● ASSIGNMENT
Lines from the one containing "Consider the proposed relation: v = p / m" through the final line of the records are the only ones to copy, and each must match exactly.

● RECORDS TO PROCESS
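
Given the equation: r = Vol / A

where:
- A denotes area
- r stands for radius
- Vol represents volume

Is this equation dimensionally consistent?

Yes

A (area) has dimensions [L^2].
r (radius) has dimensions [L].
Vol (volume) has dimensions [L^3].

Left side: [L]
Right side: [L]

Both sides have the same dimensions, so the equation is dimensionally consistent.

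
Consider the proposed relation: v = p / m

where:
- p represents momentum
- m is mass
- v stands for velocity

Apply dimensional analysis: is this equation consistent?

Yes

p (momentum) has dimensions [L M T^-1].
m (mass) has dimensions [M].
v (velocity) has dimensions [L T^-1].

Left side: [L T^-1]
Right side: [L T^-1]

Both sides have the same dimensions, so the equation is dimensionally consistent.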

● EXPECTED OUTPUT
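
Consider the proposed relation: v = p / m

where:
- p represents momentum
- m is mass
- v stands for velocity

Apply dimensional analysis: is this equation consistent?

Yes

p (momentum) has dimensions [L M T^-1].
m (mass) has dimensions [M].
v (velocity) has dimensions [L T^-1].

Left side: [L T^-1]
Right side: [L T^-1]

Both sides have the same dimensions, so the equation is dimensionally consistent.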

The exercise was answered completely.